▶ _WHAT YOU NEED TO DO_
Every record below should be printed exactly as given.

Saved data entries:
[Start of section]
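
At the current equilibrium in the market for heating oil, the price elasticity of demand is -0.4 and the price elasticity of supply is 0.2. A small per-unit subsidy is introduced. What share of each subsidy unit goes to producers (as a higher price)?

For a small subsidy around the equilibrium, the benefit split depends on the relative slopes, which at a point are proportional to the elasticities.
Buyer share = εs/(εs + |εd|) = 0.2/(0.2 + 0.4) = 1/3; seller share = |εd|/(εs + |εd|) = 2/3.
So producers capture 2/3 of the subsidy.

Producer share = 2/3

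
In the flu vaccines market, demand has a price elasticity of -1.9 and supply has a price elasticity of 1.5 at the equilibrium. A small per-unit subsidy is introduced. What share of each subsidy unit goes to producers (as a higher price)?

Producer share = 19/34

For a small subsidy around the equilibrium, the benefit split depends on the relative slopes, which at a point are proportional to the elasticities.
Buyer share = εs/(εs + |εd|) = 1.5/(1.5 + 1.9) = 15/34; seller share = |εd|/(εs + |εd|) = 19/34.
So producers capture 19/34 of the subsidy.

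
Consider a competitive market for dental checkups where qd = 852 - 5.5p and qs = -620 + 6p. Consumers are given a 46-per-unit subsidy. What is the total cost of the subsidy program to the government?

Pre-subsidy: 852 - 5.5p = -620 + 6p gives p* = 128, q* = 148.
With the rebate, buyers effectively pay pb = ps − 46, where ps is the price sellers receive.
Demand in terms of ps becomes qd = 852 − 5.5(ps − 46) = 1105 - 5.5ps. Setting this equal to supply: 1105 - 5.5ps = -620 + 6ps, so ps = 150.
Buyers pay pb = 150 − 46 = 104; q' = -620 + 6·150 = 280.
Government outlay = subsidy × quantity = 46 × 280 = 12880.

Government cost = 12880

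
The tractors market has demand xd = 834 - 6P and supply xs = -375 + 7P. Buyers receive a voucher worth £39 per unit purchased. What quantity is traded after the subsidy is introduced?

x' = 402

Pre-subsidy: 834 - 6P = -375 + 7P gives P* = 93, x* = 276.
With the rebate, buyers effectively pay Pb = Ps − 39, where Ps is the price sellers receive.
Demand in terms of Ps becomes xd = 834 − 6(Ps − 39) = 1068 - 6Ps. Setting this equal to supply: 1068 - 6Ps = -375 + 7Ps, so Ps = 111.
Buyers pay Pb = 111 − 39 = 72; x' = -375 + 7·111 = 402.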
[End of section]
▶ _RESULT OF THE EXERCISE_
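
At the current equilibrium in the market for heating oil, the price elasticity of demand is -0.4 and the price elasticity of supply is 0.2. A small per-unit subsidy is introduced. What share of each subsidy unit goes to producers (as a higher price)?

For a small subsidy around the equilibrium, the benefit split depends on the relative slopes, which at a point are proportional to the elasticities.
Buyer share = εs/(εs + |εd|) = 0.2/(0.2 + 0.4) = 1/3; seller share = |εd|/(εs + |εd|) = 2/3.
So producers capture 2/3 of the subsidy.

Producer share = 2/3

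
In the flu vaccines market, demand has a price elasticity of -1.9 and supply has a price elasticity of 1.5 at the equilibrium. A small per-unit subsidy is introduced. What share of each subsidy unit goes to producers (as a higher price)?

Producer share = 19/34

For a small subsidy around the equilibrium, the benefit split depends on the relative slopes, which at a point are proportional to the elasticities.
Buyer share = εs/(εs + |εd|) = 1.5/(1.5 + 1.9) = 15/34; seller share = |εd|/(εs + |εd|) = 19/34.
So producers capture 19/34 of the subsidy.

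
Consider a competitive market for dental checkups where qd = 852 - 5.5p and qs = -620 + 6p. Consumers are given a 46-per-unit subsidy. What is the total cost of the subsidy program to the government?

Pre-subsidy: 852 - 5.5p = -620 + 6p gives p* = 128, q* = 148.
With the rebate, buyers effectively pay pb = ps − 46, where ps is the price sellers receive.
Demand in terms of ps becomes qd = 852 − 5.5(ps − 46) = 1105 - 5.5ps. Setting this equal to supply: 1105 - 5.5ps = -620 + 6ps, so ps = 150.
Buyers pay pb = 150 − 46 = 104; q' = -620 + 6·150 = 280.
Government outlay = subsidy × quantity = 46 × 280 = 12880.

Government cost = 12880

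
The tractors market has demand xd = 834 - 6P and supply xs = -375 + 7P. Buyers receive a voucher worth £39 per unit purchased. What quantity is traded after the subsidy is introduced?

x' = 402

Pre-subsidy: 834 - 6P = -375 + 7P gives P* = 93, x* = 276.
With the rebate, buyers effectively pay Pb = Ps − 39, where Ps is the price sellers receive.
Demand in terms of Ps becomes xd = 834 − 6(Ps − 39) = 1068 - 6Ps. Setting this equal to supply: 1068 - 6Ps = -375 + 7Ps, so Ps = 111.
Buyers pay Pb = 111 − 39 = 72; x' = -375 + 7·111 = 402.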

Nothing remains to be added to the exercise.